* [Action item]:
In the data that follows, find the line with "Ngozi has died"; transcribe it, every later line up to the one with "Ngozi survives Ngozi.", and that line as well, exactly and with no others.
= = = =
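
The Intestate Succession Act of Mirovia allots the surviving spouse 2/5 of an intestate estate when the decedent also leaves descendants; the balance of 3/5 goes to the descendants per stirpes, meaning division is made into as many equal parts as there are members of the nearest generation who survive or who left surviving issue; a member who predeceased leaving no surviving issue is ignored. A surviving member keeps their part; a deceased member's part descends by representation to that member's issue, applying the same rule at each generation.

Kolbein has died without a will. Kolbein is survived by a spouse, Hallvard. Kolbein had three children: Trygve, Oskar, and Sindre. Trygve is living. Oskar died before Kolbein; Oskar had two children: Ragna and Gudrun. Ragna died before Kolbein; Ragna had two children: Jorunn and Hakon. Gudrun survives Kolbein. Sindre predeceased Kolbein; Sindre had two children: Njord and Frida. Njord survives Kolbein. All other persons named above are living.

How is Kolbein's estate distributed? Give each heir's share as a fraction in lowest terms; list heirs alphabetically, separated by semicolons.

Hallvard, as surviving spouse, takes 2/5.
The remaining 3/5 passes to Kolbein's descendants per stirpes.
The 3/5 is divided into 3 equal shares of 1/5 among Trygve, Oskar, Sindre.
Trygve is living and takes 1/5.
Oskar predeceased; the 1/5 allotted to Oskar's branch passes to Oskar's issue by representation.
The 1/5 is divided into 2 equal shares of 1/10 among Ragna, Gudrun.
Ragna predeceased; the 1/10 allotted to Ragna's branch passes to Ragna's issue by representation.
The 1/10 is divided into 2 equal shares of 1/20 among Jorunn, Hakon.
Jorunn is living and takes 1/20.
Hakon is living and takes 1/20.
Gudrun is living and takes 1/10.
Sindre predeceased; the 1/5 allotted to Sindre's branch passes to Sindre's issue by representation.
The 1/5 is divided into 2 equal shares of 1/10 among Njord, Frida.
Njord is living and takes 1/10.
Frida is living and takes 1/10.

Frida 1/10; Gudrun 1/10; Hakon 1/20; Hallvard 2/5; Jorunn 1/20; Njord 1/10; Trygve 1/5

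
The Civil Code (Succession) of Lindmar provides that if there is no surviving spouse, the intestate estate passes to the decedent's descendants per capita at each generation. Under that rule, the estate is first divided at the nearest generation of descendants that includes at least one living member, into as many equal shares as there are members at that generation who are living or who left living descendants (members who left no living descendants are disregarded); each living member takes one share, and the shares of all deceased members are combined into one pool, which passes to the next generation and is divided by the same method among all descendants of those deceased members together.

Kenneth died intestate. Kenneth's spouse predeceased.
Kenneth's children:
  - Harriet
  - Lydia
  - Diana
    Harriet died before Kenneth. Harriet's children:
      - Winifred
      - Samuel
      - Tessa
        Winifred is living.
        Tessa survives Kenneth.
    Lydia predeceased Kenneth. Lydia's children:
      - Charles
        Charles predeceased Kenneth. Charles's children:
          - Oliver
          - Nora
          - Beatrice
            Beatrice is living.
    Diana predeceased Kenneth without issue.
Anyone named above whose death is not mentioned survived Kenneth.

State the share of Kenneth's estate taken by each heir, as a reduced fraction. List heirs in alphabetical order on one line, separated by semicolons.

There is no surviving spouse, so the entire estate passes to Kenneth's descendants per capita at each generation.
No one at generation 1 (Harriet, Lydia) is living; moving to the next generation.
At generation 2 (Winifred, Samuel, Tessa, Charles) there are 4 shares of (1)/4 = 1/4 each.
Living: Winifred, Samuel, and Tessa — each takes 1/4.
Deceased: Charles. That 1/4 share is carried to generation 3.
At generation 3 (Oliver, Nora, Beatrice) there are 3 shares of (1/4)/3 = 1/12 each.
Living: Oliver, Nora, and Beatrice — each takes 1/12.

Beatrice 1/12; Nora 1/12; Oliver 1/12; Samuel 1/4; Tessa 1/4; Winifred 1/4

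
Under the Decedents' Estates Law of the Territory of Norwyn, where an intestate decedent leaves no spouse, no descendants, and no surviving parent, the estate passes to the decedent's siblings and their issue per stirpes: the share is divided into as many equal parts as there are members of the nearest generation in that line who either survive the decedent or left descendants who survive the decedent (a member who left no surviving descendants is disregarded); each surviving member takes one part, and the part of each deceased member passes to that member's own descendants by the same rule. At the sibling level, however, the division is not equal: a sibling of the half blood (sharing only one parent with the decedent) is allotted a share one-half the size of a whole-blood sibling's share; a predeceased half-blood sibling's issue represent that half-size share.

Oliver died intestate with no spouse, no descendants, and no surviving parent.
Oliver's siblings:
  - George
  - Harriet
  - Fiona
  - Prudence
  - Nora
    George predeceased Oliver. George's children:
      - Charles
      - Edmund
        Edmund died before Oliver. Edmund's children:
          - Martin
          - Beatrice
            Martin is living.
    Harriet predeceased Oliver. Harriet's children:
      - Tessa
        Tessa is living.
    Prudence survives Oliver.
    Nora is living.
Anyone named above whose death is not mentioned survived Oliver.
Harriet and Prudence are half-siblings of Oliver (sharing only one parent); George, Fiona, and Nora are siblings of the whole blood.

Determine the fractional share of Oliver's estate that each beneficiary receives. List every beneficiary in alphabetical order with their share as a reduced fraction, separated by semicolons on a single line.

No spouse, descendants, or parent survives, so the estate passes to Oliver's siblings per stirpes.
Half-blood siblings count for one-half the weight of whole-blood siblings at the initial division.
Dividing 1 in proportion to weights (total weight 4): George (weight 1) → 1/4; Harriet (weight 1/2) → 1/8; Fiona (weight 1) → 1/4; Prudence (weight 1/2) → 1/8; Nora (weight 1) → 1/4.
George predeceased; the 1/4 allotted to George's branch passes to George's issue by representation.
The 1/4 is divided into 2 equal shares of 1/8 among Charles, Edmund.
Charles is living and takes 1/8.
Edmund predeceased; the 1/8 allotted to Edmund's branch passes to Edmund's issue by representation.
The 1/8 is divided into 2 equal shares of 1/16 among Martin, Beatrice.
Martin is living and takes 1/16.
Beatrice is living and takes 1/16.
Harriet predeceased; the 1/8 allotted to Harriet's branch passes to Harriet's issue by representation.
Tessa is the sole taker at this level and receives the full 1/8.
Fiona is living and takes 1/4.
Prudence is living and takes 1/8.
Nora is living and takes 1/4.

Beatrice 1/16; Charles 1/8; Fiona 1/4; Martin 1/16; Nora 1/4; Prudence 1/8; Tessa 1/8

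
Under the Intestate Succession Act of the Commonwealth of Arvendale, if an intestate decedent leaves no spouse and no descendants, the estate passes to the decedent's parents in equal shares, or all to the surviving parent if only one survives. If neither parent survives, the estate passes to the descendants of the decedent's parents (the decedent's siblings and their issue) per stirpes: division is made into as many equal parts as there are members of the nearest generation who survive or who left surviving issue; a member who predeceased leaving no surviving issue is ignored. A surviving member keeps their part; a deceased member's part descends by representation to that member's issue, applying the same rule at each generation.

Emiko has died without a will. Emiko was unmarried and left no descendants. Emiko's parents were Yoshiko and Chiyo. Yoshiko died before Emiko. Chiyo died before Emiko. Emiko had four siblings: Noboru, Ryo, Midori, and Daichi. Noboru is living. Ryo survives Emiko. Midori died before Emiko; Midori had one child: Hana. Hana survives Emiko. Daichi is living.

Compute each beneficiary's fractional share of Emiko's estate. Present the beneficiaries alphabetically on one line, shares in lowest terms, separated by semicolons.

Daichi 1/4; Hana 1/4; Noboru 1/4; Ryo 1/4

Neither parent survives and there are no descendants, so the estate passes to Emiko's siblings and their issue per stirpes.
The estate is divided into 4 equal shares of 1/4 among Noboru, Ryo, Midori, Daichi.
Noboru is living and takes 1/4.
Ryo is living and takes 1/4.
Midori predeceased; the 1/4 allotted to Midori's branch passes to Midori's issue by representation.
Hana is the sole taker at this level and receives the full 1/4.
Daichi is living and takes 1/4.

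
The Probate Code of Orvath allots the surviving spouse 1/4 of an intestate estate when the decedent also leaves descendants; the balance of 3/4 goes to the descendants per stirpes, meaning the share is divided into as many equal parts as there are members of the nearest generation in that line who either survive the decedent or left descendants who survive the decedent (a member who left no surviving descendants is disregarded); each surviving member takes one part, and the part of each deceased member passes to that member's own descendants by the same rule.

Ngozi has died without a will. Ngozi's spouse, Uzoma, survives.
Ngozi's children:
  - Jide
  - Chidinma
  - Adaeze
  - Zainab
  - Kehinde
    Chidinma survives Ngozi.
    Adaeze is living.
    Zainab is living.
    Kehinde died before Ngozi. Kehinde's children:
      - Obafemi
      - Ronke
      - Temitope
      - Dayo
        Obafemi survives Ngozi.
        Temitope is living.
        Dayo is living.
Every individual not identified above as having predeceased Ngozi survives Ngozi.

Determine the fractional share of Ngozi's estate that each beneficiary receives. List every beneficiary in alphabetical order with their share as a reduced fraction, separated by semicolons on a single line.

Adaeze 3/20; Chidinma 3/20; Dayo 3/80; Jide 3/20; Obafemi 3/80; Ronke 3/80; Temitope 3/80; Uzoma 1/4; Zainab 3/20

Uzoma, as surviving spouse, takes 1/4.
The remaining 3/4 passes to Ngozi's descendants per stirpes.
The 3/4 is divided into 5 equal shares of 3/20 among Jide, Chidinma, Adaeze, Zainab, Kehinde.
Jide is living and takes 3/20.
Chidinma is living and takes 3/20.
Adaeze is living and takes 3/20.
Zainab is living and takes 3/20.
Kehinde predeceased; the 3/20 allotted to Kehinde's branch passes to Kehinde's issue by representation.
The 3/20 is divided into 4 equal shares of 3/80 among Obafemi, Ronke, Temitope, Dayo.
Obafemi is living and takes 3/80.
Ronke is living and takes 3/80.
Temitope is living and takes 3/80.
Dayo is living and takes 3/80.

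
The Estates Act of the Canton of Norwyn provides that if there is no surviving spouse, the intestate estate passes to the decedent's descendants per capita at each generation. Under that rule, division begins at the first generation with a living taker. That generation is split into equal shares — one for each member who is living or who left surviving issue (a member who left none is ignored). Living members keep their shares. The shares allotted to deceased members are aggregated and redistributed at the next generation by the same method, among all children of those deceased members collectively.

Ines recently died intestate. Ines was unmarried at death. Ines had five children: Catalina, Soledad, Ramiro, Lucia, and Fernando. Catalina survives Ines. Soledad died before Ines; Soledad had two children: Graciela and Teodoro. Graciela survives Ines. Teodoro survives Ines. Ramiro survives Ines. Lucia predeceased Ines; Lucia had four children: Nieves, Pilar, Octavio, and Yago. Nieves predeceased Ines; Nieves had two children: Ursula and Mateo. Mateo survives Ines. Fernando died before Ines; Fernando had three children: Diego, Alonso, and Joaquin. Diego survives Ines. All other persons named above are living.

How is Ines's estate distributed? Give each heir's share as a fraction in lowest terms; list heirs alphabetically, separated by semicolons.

There is no surviving spouse, so the entire estate passes to Ines's descendants per capita at each generation.
At generation 1 (Catalina, Soledad, Ramiro, Lucia, Fernando) there are 5 shares of (1)/5 = 1/5 each.
Living: Catalina and Ramiro — each takes 1/5.
Deceased: Soledad, Lucia, and Fernando. Their combined 3/5 is pooled and carried to generation 2.
At generation 2 (Graciela, Teodoro, Nieves, Pilar, Octavio, Yago, Diego, Alonso, Joaquin) there are 9 shares of (3/5)/9 = 1/15 each.
Living: Graciela, Teodoro, Pilar, Octavio, Yago, Diego, Alonso, and Joaquin — each takes 1/15.
Deceased: Nieves. That 1/15 share is carried to generation 3.
At generation 3 (Ursula, Mateo) there are 2 shares of (1/15)/2 = 1/30 each.
Living: Ursula and Mateo — each takes 1/30.

Alonso 1/15; Catalina 1/5; Diego 1/15; Graciela 1/15; Joaquin 1/15; Mateo 1/30; Octavio 1/15; Pilar 1/15; Ramiro 1/5; Teodoro 1/15; Ursula 1/30; Yago 1/15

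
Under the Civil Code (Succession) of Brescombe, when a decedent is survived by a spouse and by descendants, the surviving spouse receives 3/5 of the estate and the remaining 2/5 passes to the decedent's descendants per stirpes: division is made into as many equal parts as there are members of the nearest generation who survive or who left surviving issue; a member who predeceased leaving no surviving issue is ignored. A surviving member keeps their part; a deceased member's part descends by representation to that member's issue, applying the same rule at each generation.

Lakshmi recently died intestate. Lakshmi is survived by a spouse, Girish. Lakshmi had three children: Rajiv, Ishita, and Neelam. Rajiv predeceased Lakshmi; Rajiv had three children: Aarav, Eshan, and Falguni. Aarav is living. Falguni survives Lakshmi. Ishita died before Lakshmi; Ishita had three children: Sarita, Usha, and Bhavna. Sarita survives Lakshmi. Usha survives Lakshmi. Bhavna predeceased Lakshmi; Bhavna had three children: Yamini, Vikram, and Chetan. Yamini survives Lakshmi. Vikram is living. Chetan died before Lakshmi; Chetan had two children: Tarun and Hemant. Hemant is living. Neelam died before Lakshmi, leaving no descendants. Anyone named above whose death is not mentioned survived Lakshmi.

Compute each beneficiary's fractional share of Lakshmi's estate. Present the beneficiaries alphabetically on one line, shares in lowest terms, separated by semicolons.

Aarav 1/15; Eshan 1/15; Falguni 1/15; Girish 3/5; Hemant 1/90; Sarita 1/15; Tarun 1/90; Usha 1/15; Vikram 1/45; Yamini 1/45

Girish, as surviving spouse, takes 3/5.
The remaining 2/5 passes to Lakshmi's descendants per stirpes.
Neelam left no surviving issue, so that branch lapses and is disregarded.
The 2/5 is divided into 2 equal shares of 1/5 among Rajiv, Ishita.
Rajiv predeceased; the 1/5 allotted to Rajiv's branch passes to Rajiv's issue by representation.
The 1/5 is divided into 3 equal shares of 1/15 among Aarav, Eshan, Falguni.
Aarav is living and takes 1/15.
Eshan is living and takes 1/15.
Falguni is living and takes 1/15.
Ishita predeceased; the 1/5 allotted to Ishita's branch passes to Ishita's issue by representation.
The 1/5 is divided into 3 equal shares of 1/15 among Sarita, Usha, Bhavna.
Sarita is living and takes 1/15.
Usha is living and takes 1/15.
Bhavna predeceased; the 1/15 allotted to Bhavna's branch passes to Bhavna's issue by representation.
The 1/15 is divided into 3 equal shares of 1/45 among Yamini, Vikram, Chetan.
Yamini is living and takes 1/45.
Vikram is living and takes 1/45.
Chetan predeceased; the 1/45 allotted to Chetan's branch passes to Chetan's issue by representation.
The 1/45 is divided into 2 equal shares of 1/90 among Tarun, Hemant.
Tarun is living and takes 1/90.
Hemant is living and takes 1/90.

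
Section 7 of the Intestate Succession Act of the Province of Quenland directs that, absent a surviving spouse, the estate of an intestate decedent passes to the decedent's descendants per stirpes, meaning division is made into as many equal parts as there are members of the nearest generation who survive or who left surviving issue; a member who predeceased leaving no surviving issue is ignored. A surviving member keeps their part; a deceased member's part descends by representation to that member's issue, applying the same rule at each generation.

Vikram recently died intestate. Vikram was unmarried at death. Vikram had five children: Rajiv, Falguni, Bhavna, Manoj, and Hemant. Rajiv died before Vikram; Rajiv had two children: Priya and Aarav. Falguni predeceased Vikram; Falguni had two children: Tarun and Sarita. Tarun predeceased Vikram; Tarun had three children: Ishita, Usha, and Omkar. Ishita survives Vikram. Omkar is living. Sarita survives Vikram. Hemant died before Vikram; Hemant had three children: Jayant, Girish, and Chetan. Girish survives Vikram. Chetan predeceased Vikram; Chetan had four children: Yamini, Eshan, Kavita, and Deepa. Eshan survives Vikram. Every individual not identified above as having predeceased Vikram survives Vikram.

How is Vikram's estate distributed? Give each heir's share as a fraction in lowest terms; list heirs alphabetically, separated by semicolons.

Aarav 1/10; Bhavna 1/5; Deepa 1/60; Eshan 1/60; Girish 1/15; Ishita 1/30; Jayant 1/15; Kavita 1/60; Manoj 1/5; Omkar 1/30; Priya 1/10; Sarita 1/10; Usha 1/30; Yamini 1/60

There is no surviving spouse, so the entire estate passes to Vikram's descendants per stirpes.
The estate is divided into 5 equal shares of 1/5 among Rajiv, Falguni, Bhavna, Manoj, Hemant.
Rajiv predeceased; the 1/5 allotted to Rajiv's branch passes to Rajiv's issue by representation.
The 1/5 is divided into 2 equal shares of 1/10 among Priya, Aarav.
Priya is living and takes 1/10.
Aarav is living and takes 1/10.
Falguni predeceased; the 1/5 allotted to Falguni's branch passes to Falguni's issue by representation.
The 1/5 is divided into 2 equal shares of 1/10 among Tarun, Sarita.
Tarun predeceased; the 1/10 allotted to Tarun's branch passes to Tarun's issue by representation.
The 1/10 is divided into 3 equal shares of 1/30 among Ishita, Usha, Omkar.
Ishita is living and takes 1/30.
Usha is living and takes 1/30.
Omkar is living and takes 1/30.
Sarita is living and takes 1/10.
Bhavna is living and takes 1/5.
Manoj is living and takes 1/5.
Hemant predeceased; the 1/5 allotted to Hemant's branch passes to Hemant's issue by representation.
The 1/5 is divided into 3 equal shares of 1/15 among Jayant, Girish, Chetan.
Jayant is living and takes 1/15.
Girish is living and takes 1/15.
Chetan predeceased; the 1/15 allotted to Chetan's branch passes to Chetan's issue by representation.
The 1/15 is divided into 4 equal shares of 1/60 among Yamini, Eshan, Kavita, Deepa.
Yamini is living and takes 1/60.
Eshan is living and takes 1/60.
Kavita is living and takes 1/60.
Deepa is living and takes 1/60.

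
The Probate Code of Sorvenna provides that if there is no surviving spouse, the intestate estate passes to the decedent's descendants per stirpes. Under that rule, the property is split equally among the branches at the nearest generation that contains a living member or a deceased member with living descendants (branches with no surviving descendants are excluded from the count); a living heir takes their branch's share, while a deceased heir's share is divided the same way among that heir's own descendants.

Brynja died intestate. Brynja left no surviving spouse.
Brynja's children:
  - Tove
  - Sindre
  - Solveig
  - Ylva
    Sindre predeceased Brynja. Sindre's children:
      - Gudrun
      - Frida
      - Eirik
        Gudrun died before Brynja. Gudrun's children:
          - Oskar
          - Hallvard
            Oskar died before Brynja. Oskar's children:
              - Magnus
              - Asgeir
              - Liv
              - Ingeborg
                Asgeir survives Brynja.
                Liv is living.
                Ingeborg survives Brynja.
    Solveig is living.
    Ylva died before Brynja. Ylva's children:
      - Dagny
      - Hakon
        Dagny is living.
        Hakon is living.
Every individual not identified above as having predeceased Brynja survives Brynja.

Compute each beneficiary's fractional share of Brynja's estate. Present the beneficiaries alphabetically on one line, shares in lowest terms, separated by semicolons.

Asgeir 1/96; Dagny 1/8; Eirik 1/12; Frida 1/12; Hakon 1/8; Hallvard 1/24; Ingeborg 1/96; Liv 1/96; Magnus 1/96; Solveig 1/4; Tove 1/4

There is no surviving spouse, so the entire estate passes to Brynja's descendants per stirpes.
The estate is divided into 4 equal shares of 1/4 among Tove, Sindre, Solveig, Ylva.
Tove is living and takes 1/4.
Sindre predeceased; the 1/4 allotted to Sindre's branch passes to Sindre's issue by representation.
The 1/4 is divided into 3 equal shares of 1/12 among Gudrun, Frida, Eirik.
Gudrun predeceased; the 1/12 allotted to Gudrun's branch passes to Gudrun's issue by representation.
The 1/12 is divided into 2 equal shares of 1/24 among Oskar, Hallvard.
Oskar predeceased; the 1/24 allotted to Oskar's branch passes to Oskar's issue by representation.
The 1/24 is divided into 4 equal shares of 1/96 among Magnus, Asgeir, Liv, Ingeborg.
Magnus is living and takes 1/96.
Asgeir is living and takes 1/96.
Liv is living and takes 1/96.
Ingeborg is living and takes 1/96.
Hallvard is living and takes 1/24.
Frida is living and takes 1/12.
Eirik is living and takes 1/12.
Solveig is living and takes 1/4.
Ylva predeceased; the 1/4 allotted to Ylva's branch passes to Ylva's issue by representation.
The 1/4 is divided into 2 equal shares of 1/8 among Dagny, Hakon.
Dagny is living and takes 1/8.
Hakon is living and takes 1/8.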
= = = =
* [Exercise response]:
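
Ngozi has died without a will. Ngozi's spouse, Uzoma, survives.
Ngozi's children:
  - Jide
  - Chidinma
  - Adaeze
  - Zainab
  - Kehinde
    Chidinma survives Ngozi.
    Adaeze is living.
    Zainab is living.
    Kehinde died before Ngozi. Kehinde's children:
      - Obafemi
      - Ronke
      - Temitope
      - Dayo
        Obafemi survives Ngozi.
        Temitope is living.
        Dayo is living.
Every individual not identified above as having predeceased Ngozi survives Ngozi.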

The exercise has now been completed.